* Task to carry out *
Every line below that has the string "plays" needs to be copied.

---- Stored data

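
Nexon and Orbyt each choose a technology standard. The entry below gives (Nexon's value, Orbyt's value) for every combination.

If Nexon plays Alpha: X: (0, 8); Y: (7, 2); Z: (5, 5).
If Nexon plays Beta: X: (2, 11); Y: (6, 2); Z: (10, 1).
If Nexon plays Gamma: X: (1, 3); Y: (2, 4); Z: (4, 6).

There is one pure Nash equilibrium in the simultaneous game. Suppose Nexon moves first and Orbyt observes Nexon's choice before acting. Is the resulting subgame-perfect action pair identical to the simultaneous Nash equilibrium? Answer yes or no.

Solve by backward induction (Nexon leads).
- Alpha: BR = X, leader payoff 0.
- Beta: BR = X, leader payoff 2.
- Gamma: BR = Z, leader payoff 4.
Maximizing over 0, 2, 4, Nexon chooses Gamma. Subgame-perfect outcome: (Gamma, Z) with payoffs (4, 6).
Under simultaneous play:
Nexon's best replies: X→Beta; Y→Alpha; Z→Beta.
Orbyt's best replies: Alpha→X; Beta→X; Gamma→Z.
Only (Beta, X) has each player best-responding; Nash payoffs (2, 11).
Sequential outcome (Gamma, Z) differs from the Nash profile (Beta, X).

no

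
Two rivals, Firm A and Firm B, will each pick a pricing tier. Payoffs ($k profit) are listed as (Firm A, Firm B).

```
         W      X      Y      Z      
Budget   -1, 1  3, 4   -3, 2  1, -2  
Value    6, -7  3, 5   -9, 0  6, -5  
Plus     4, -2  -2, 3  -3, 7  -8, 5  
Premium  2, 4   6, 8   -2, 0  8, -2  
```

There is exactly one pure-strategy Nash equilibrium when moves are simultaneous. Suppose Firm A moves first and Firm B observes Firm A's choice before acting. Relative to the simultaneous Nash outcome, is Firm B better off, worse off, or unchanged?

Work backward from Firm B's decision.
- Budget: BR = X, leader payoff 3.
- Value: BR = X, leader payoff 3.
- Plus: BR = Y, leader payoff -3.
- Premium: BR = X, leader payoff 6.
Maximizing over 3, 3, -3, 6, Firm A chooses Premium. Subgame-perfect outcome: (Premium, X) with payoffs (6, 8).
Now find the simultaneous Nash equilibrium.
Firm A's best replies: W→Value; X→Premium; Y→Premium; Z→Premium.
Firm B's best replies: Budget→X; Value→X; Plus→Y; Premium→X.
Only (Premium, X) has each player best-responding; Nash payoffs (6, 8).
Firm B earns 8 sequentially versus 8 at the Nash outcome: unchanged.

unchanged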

--------

* Output of the exercise *
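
If Nexon plays Alpha: X: (0, 8); Y: (7, 2); Z: (5, 5).
If Nexon plays Beta: X: (2, 11); Y: (6, 2); Z: (10, 1).
If Nexon plays Gamma: X: (1, 3); Y: (2, 4); Z: (4, 6).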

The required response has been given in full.